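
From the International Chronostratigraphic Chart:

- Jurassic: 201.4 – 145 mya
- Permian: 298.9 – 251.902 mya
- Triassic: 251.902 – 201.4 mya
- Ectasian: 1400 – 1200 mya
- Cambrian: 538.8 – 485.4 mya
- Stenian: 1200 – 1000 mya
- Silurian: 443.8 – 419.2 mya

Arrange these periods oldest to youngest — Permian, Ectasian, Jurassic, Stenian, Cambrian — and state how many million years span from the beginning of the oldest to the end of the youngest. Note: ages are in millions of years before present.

Ectasian, Stenian, Cambrian, Permian, Jurassic; total span 1255 Myr

From the excerpt: Permian 298.9–251.902; Ectasian 1400–1200; Jurassic 201.4–145; Stenian 1200–1000; Cambrian 538.8–485.4 (Ma).
Larger Ma is earlier, so the oldest is Ectasian and the youngest is Jurassic; oldest to youngest: Ectasian, Stenian, Cambrian, Permian, Jurassic.
Oldest start 1400 minus youngest end 145 gives 1255 Myr overall.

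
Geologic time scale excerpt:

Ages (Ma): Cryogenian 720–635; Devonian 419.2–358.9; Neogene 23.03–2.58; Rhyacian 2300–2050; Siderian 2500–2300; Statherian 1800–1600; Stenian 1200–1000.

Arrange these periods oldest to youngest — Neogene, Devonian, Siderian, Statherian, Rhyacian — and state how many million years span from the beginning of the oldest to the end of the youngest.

Siderian, Rhyacian, Statherian, Devonian, Neogene; total span 2497.42 Myr

From the excerpt: Neogene 23.03–2.58; Devonian 419.2–358.9; Siderian 2500–2300; Statherian 1800–1600; Rhyacian 2300–2050 (Ma).
Larger Ma is earlier, so the oldest is Siderian and the youngest is Neogene; oldest to youngest: Siderian, Rhyacian, Statherian, Devonian, Neogene.
Oldest start 2500 minus youngest end 2.58 gives 2497.42 Myr overall.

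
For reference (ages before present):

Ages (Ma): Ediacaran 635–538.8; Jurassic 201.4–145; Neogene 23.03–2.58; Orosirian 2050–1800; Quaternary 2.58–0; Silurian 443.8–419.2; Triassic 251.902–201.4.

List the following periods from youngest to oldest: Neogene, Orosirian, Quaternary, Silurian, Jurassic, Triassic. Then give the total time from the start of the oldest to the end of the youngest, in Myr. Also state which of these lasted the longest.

Start ages (Ma): Orosirian 2050, Silurian 443.8, Triassic 251.902, Jurassic 201.4, Neogene 23.03, Quaternary 2.58.
Ordered youngest to oldest: Quaternary, Neogene, Jurassic, Triassic, Silurian, Orosirian.
Span = 2050 − 0 = 2050 Myr.
Durations: Jurassic 56.4, Triassic 50.502, Quaternary 2.58, Neogene 20.45, Orosirian 250, Silurian 24.6 → longest is Orosirian (250 Myr).

Quaternary → Neogene → Jurassic → Triassic → Silurian → Orosirian; total span 2050 Myr; longest is Orosirian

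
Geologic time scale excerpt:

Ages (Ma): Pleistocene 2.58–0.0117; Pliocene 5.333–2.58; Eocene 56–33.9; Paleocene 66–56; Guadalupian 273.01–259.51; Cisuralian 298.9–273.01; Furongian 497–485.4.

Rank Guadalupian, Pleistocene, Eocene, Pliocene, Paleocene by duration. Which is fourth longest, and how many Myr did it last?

Pliocene, 2.753 million years

Start − end for each: Guadalupian 273.01 − 259.51 = 13.5; Pleistocene 2.58 − 0.0117 = 2.5683; Eocene 56 − 33.9 = 22.1; Pliocene 5.333 − 2.58 = 2.753; Paleocene 66 − 56 = 10.
Ranking these from longest: Eocene > Guadalupian > Paleocene > Pliocene > Pleistocene.
Position 4 in that ranking is Pliocene, which lasted 2.753 Myr.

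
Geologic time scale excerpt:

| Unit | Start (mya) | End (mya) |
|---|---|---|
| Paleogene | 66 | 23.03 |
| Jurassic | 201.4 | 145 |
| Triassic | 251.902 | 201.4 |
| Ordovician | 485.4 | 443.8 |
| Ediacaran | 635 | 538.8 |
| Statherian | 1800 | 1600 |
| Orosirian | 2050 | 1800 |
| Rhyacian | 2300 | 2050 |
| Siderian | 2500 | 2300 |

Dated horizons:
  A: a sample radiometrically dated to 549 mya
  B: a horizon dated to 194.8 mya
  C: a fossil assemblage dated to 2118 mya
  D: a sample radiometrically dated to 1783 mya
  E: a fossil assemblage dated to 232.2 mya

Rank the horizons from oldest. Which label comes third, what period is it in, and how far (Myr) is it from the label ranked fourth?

A, in the Ediacaran; 316.8 million years to E

Larger Ma means older, so oldest first: C 2118 > D 1783 > A 549 > E 232.2 > B 194.8.
Counting 3 along gives A (549 Ma); the excerpt puts that inside the Ediacaran, 635–538.8 Ma.
Next in line is E (232.2 Ma), and 549 − 232.2 = 316.8 Myr.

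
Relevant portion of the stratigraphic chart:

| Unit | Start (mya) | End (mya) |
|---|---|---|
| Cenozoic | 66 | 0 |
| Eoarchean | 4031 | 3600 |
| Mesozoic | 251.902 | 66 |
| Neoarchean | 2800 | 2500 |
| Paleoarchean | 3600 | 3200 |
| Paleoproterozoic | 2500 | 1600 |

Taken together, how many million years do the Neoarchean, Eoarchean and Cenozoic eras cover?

797 million years

Each duration: Neoarchean = 300; Eoarchean = 431; Cenozoic = 66.
Sum: 300 + 431 + 66 = 797 Myr.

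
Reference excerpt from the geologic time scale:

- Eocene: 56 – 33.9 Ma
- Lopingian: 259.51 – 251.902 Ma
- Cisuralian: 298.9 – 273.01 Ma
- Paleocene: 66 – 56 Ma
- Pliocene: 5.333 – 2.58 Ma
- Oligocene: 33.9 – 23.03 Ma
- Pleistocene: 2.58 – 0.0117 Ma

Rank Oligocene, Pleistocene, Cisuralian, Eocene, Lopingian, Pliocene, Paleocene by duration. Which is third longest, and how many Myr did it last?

Oligocene, 10.87 million years

Start − end for each: Oligocene 33.9 − 23.03 = 10.87; Pleistocene 2.58 − 0.0117 = 2.5683; Cisuralian 298.9 − 273.01 = 25.89; Eocene 56 − 33.9 = 22.1; Lopingian 259.51 − 251.902 = 7.608; Pliocene 5.333 − 2.58 = 2.753; Paleocene 66 − 56 = 10.
Ranking these from longest: Cisuralian > Eocene > Oligocene > Paleocene > Lopingian > Pliocene > Pleistocene.
Position 3 in that ranking is Oligocene, which lasted 10.87 Myr.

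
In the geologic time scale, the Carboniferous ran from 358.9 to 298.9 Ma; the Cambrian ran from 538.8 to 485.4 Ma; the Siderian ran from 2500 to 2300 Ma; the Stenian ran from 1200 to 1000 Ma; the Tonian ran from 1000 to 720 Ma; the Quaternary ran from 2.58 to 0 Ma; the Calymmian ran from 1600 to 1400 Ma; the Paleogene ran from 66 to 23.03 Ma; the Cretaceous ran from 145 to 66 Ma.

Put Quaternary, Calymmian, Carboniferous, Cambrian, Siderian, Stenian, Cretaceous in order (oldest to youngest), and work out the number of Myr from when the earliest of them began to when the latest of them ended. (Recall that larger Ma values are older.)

Start ages (Ma): Siderian 2500, Calymmian 1600, Stenian 1200, Cambrian 538.8, Carboniferous 358.9, Cretaceous 145, Quaternary 2.58.
Ordered oldest to youngest: Siderian, Calymmian, Stenian, Cambrian, Carboniferous, Cretaceous, Quaternary.
Span = 2500 − 0 = 2500 Myr.

Siderian, Calymmian, Stenian, Cambrian, Carboniferous, Cretaceous, Quaternary; total span 2500 Myr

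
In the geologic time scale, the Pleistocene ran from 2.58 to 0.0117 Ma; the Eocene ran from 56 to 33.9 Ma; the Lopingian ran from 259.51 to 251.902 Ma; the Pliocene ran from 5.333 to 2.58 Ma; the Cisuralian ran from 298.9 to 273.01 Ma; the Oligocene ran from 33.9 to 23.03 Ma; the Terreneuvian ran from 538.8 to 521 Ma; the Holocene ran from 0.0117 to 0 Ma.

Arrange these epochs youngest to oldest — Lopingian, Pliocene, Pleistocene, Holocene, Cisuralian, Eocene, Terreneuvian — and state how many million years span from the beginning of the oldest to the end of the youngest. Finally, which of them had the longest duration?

From the excerpt: Lopingian 259.51–251.902; Pliocene 5.333–2.58; Pleistocene 2.58–0.0117; Holocene 0.0117–0; Cisuralian 298.9–273.01; Eocene 56–33.9; Terreneuvian 538.8–521 (Ma).
Larger Ma is earlier, so the oldest is Terreneuvian and the youngest is Holocene; youngest to oldest: Holocene, Pleistocene, Pliocene, Eocene, Lopingian, Cisuralian, Terreneuvian.
Oldest start 538.8 minus youngest end 0 gives 538.8 Myr overall.
Individual lengths (start − end): Lopingian 7.608; Pleistocene 2.5683; Cisuralian 25.89; Terreneuvian 17.8; Eocene 22.1; Holocene 0.0117; Pliocene 2.753. The largest is Cisuralian at 25.89 Myr.

Holocene, Pleistocene, Pliocene, Eocene, Lopingian, Cisuralian, Terreneuvian; total span 538.8 Myr; longest is Cisuralian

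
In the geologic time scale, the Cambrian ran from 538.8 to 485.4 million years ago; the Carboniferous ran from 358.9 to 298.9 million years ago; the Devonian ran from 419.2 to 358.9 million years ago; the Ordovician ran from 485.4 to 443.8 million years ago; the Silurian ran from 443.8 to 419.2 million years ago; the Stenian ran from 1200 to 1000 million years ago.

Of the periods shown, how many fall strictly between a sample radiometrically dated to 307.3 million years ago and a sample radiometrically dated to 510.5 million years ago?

The older date is 510.5 Ma and the younger is 307.3 Ma.
Periods with start < 510.5 and end > 307.3 Ma: Ordovician (485.4–443.8), Silurian (443.8–419.2), Devonian (419.2–358.9).
That is 3 complete periods.

3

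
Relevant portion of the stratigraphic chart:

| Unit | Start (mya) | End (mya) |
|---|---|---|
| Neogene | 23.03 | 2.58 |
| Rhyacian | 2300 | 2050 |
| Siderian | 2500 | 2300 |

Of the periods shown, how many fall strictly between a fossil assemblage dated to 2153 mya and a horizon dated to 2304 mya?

Checking each listed span, none has both start < 2304 Ma and end > 2153 Ma — every period straddles one of the two dates or lies outside them — so the count is 0.

0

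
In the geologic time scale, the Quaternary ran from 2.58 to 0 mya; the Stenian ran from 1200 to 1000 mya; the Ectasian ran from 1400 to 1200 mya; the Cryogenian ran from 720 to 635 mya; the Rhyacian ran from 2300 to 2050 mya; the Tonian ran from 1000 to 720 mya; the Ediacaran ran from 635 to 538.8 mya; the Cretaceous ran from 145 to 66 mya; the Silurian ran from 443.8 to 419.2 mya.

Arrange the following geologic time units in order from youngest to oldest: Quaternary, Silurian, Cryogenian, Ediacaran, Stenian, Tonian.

Quaternary → Silurian → Ediacaran → Cryogenian → Tonian → Stenian

Sorting by start age (ascending Ma, since larger Ma = older): Quaternary start 2.58, Silurian start 443.8, Ediacaran start 635, Cryogenian start 720, Tonian start 1000, Stenian start 1200.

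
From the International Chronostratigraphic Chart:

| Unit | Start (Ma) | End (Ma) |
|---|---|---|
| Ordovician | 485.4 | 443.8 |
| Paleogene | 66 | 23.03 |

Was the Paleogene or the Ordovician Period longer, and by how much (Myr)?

Paleogene: 66 − 23.03 = 42.97 Myr.
Ordovician: 485.4 − 443.8 = 41.6 Myr.
Difference: 42.97 − 41.6 = 1.37 Myr, so the Paleogene was longer.

Paleogene, by 1.37 million years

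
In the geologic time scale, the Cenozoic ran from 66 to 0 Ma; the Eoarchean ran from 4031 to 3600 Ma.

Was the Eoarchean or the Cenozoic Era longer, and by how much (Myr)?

Eoarchean, by 365 million years

Eoarchean: 4031 − 3600 = 431 Myr.
Cenozoic: 66 − 0 = 66 Myr.
Difference: 431 − 66 = 365 Myr, so the Eoarchean was longer.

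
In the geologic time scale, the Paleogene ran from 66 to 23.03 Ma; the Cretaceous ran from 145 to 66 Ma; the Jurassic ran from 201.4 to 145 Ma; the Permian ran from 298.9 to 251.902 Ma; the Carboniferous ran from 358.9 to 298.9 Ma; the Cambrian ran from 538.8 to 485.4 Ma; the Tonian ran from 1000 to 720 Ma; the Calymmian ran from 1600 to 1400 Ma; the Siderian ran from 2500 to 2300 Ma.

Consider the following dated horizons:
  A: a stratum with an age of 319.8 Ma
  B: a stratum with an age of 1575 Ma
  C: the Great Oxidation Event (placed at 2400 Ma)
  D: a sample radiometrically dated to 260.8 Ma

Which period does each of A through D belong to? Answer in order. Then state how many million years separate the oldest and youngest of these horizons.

A: 319.8 Ma lies in 358.9–298.9 Ma, so Carboniferous.
B: 1575 Ma lies in 1600–1400 Ma, so Calymmian.
C: 2400 Ma lies in 2500–2300 Ma, so Siderian.
D: 260.8 Ma lies in 298.9–251.902 Ma, so Permian.
Oldest = 2400 Ma, youngest = 260.8 Ma → span 2139.2 Myr.

A — Carboniferous; B — Calymmian; C — Siderian; D — Permian; span 2139.2 million years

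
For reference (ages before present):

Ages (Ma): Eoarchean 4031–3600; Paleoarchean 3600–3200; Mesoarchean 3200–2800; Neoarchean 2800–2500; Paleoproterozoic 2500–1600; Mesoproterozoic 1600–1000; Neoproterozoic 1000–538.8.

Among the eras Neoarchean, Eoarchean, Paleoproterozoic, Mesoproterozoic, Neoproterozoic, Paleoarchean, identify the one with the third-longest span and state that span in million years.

Neoproterozoic, 461.2 million years

Start − end for each: Neoarchean 2800 − 2500 = 300; Eoarchean 4031 − 3600 = 431; Paleoproterozoic 2500 − 1600 = 900; Mesoproterozoic 1600 − 1000 = 600; Neoproterozoic 1000 − 538.8 = 461.2; Paleoarchean 3600 − 3200 = 400.
Ranking these from longest: Paleoproterozoic > Mesoproterozoic > Neoproterozoic > Eoarchean > Paleoarchean > Neoarchean.
Position 3 in that ranking is Neoproterozoic, which lasted 461.2 Myr.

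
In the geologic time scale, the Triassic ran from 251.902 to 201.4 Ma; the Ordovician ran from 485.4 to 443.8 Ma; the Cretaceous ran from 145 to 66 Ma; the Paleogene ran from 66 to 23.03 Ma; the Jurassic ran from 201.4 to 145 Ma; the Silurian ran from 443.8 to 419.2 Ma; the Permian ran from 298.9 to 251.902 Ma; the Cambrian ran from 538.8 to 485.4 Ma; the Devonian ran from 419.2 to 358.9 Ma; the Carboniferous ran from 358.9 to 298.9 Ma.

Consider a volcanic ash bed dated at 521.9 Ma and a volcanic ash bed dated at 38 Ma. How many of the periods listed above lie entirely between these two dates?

8

The older date is 521.9 Ma and the younger is 38 Ma.
Periods with start < 521.9 and end > 38 Ma: Ordovician (485.4–443.8), Silurian (443.8–419.2), Devonian (419.2–358.9), Carboniferous (358.9–298.9), Permian (298.9–251.902), Triassic (251.902–201.4), Jurassic (201.4–145), Cretaceous (145–66).
That is 8 complete periods.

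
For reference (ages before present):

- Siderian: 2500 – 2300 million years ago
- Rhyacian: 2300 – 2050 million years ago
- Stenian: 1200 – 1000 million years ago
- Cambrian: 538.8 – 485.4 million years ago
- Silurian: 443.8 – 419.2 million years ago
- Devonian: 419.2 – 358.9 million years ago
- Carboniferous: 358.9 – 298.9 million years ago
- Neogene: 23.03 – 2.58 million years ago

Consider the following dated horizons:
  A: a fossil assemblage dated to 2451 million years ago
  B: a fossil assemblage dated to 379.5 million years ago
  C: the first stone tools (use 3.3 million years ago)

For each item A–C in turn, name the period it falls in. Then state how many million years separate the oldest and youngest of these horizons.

A — Siderian; B — Devonian; C — Neogene; span 2447.7 million years

Match each age against the start–end ranges in the excerpt: A = 2451 Ma → Siderian (2500–2300); B = 379.5 Ma → Devonian (419.2–358.9); C = 3.3 Ma → Neogene (23.03–2.58).
The largest age is 2451 Ma and the smallest is 3.3 Ma; their difference is 2447.7 Myr.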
◇ ◇ ◇
The expected output is the lines from the one with "A: a fossil" through the end of the data, exactly as written and nothing more.

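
  A: a fossil assemblage dated to 2451 million years ago
  B: a fossil assemblage dated to 379.5 million years ago
  C: the first stone tools (use 3.3 million years ago)

For each item A–C in turn, name the period it falls in. Then state how many million years separate the oldest and youngest of these horizons.

A — Siderian; B — Devonian; C — Neogene; span 2447.7 million years

Match each age against the start–end ranges in the excerpt: A = 2451 Ma → Siderian (2500–2300); B = 379.5 Ma → Devonian (419.2–358.9); C = 3.3 Ma → Neogene (23.03–2.58).
The largest age is 2451 Ma and the smallest is 3.3 Ma; their difference is 2447.7 Myr.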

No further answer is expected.